_GOAL OF THE EXERCISE_: Return every record exactly. Omit nothing.

Data extracted from a collection:
..............................

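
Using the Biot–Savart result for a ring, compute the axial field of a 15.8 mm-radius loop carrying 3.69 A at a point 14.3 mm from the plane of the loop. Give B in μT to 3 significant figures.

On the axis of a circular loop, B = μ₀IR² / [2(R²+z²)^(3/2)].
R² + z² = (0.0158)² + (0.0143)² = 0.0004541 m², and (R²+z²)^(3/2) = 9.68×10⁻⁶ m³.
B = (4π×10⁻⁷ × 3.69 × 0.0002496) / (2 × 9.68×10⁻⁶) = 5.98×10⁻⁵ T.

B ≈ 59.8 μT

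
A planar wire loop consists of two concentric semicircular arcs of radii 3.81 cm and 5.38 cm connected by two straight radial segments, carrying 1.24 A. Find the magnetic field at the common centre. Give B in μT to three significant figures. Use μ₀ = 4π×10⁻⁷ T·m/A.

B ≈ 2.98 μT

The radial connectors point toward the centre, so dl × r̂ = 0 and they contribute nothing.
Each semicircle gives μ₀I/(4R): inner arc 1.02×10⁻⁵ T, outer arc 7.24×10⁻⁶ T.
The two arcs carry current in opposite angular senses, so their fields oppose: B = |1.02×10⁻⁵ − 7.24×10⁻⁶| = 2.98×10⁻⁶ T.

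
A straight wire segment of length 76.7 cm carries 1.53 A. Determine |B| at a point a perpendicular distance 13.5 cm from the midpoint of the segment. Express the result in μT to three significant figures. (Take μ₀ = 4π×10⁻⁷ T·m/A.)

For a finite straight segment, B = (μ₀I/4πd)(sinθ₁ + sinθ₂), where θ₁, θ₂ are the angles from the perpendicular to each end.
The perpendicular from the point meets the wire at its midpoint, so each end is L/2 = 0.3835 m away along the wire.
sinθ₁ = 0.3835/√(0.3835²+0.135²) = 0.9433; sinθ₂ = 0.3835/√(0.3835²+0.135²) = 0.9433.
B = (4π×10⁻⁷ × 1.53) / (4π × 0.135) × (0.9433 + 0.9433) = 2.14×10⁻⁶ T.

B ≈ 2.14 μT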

..............................

_EXERCISE OUTPUT_:
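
Using the Biot–Savart result for a ring, compute the axial field of a 15.8 mm-radius loop carrying 3.69 A at a point 14.3 mm from the plane of the loop. Give B in μT to 3 significant figures.

On the axis of a circular loop, B = μ₀IR² / [2(R²+z²)^(3/2)].
R² + z² = (0.0158)² + (0.0143)² = 0.0004541 m², and (R²+z²)^(3/2) = 9.68×10⁻⁶ m³.
B = (4π×10⁻⁷ × 3.69 × 0.0002496) / (2 × 9.68×10⁻⁶) = 5.98×10⁻⁵ T.

B ≈ 59.8 μT

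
A planar wire loop consists of two concentric semicircular arcs of radii 3.81 cm and 5.38 cm connected by two straight radial segments, carrying 1.24 A. Find the magnetic field at the common centre. Give B in μT to three significant figures. Use μ₀ = 4π×10⁻⁷ T·m/A.

B ≈ 2.98 μT

The radial connectors point toward the centre, so dl × r̂ = 0 and they contribute nothing.
Each semicircle gives μ₀I/(4R): inner arc 1.02×10⁻⁵ T, outer arc 7.24×10⁻⁶ T.
The two arcs carry current in opposite angular senses, so their fields oppose: B = |1.02×10⁻⁵ − 7.24×10⁻⁶| = 2.98×10⁻⁶ T.

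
A straight wire segment of length 76.7 cm carries 1.53 A. Determine |B| at a point a perpendicular distance 13.5 cm from the midpoint of the segment. Express the result in μT to three significant figures. (Take μ₀ = 4π×10⁻⁷ T·m/A.)

For a finite straight segment, B = (μ₀I/4πd)(sinθ₁ + sinθ₂), where θ₁, θ₂ are the angles from the perpendicular to each end.
The perpendicular from the point meets the wire at its midpoint, so each end is L/2 = 0.3835 m away along the wire.
sinθ₁ = 0.3835/√(0.3835²+0.135²) = 0.9433; sinθ₂ = 0.3835/√(0.3835²+0.135²) = 0.9433.
B = (4π×10⁻⁷ × 1.53) / (4π × 0.135) × (0.9433 + 0.9433) = 2.14×10⁻⁶ T.

B ≈ 2.14 μT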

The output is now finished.